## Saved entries
[Start of section]

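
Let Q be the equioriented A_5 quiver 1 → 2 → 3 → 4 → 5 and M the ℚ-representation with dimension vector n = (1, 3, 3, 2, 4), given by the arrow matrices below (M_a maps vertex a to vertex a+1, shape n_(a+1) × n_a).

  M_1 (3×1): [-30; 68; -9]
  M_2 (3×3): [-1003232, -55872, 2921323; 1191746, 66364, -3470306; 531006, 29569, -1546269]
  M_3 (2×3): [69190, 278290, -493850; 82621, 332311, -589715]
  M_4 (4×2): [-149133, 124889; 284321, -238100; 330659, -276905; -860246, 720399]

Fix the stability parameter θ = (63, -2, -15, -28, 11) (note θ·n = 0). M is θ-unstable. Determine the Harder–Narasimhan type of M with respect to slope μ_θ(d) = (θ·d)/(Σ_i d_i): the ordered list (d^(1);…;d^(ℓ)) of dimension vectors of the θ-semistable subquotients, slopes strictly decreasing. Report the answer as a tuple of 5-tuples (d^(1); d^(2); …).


Interval decomposition of M: I[1,5], I[2,3]^2, I[4,5], I[5,5]^2.
HN type (ℓ=4): μ^(1)=11; μ^(2)=9/2; μ^(3)=-17/2; μ^(4)=-28

((0, 0, 0, 0, 4); (1, 1, 1, 1, 0); (0, 2, 2, 0, 0); (0, 0, 0, 1, 0))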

[End of section]

## TASK TO COMPLETE
Reproduce all the data exactly. Include every line.

## TASK SOLUTION
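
Let Q be the equioriented A_5 quiver 1 → 2 → 3 → 4 → 5 and M the ℚ-representation with dimension vector n = (1, 3, 3, 2, 4), given by the arrow matrices below (M_a maps vertex a to vertex a+1, shape n_(a+1) × n_a).

  M_1 (3×1): [-30; 68; -9]
  M_2 (3×3): [-1003232, -55872, 2921323; 1191746, 66364, -3470306; 531006, 29569, -1546269]
  M_3 (2×3): [69190, 278290, -493850; 82621, 332311, -589715]
  M_4 (4×2): [-149133, 124889; 284321, -238100; 330659, -276905; -860246, 720399]

Fix the stability parameter θ = (63, -2, -15, -28, 11) (note θ·n = 0). M is θ-unstable. Determine the Harder–Narasimhan type of M with respect to slope μ_θ(d) = (θ·d)/(Σ_i d_i): the ordered list (d^(1);…;d^(ℓ)) of dimension vectors of the θ-semistable subquotients, slopes strictly decreasing. Report the answer as a tuple of 5-tuples (d^(1); d^(2); …).


Interval decomposition of M: I[1,5], I[2,3]^2, I[4,5], I[5,5]^2.
HN type (ℓ=4): μ^(1)=11; μ^(2)=9/2; μ^(3)=-17/2; μ^(4)=-28

((0, 0, 0, 0, 4); (1, 1, 1, 1, 0); (0, 2, 2, 0, 0); (0, 0, 0, 1, 0))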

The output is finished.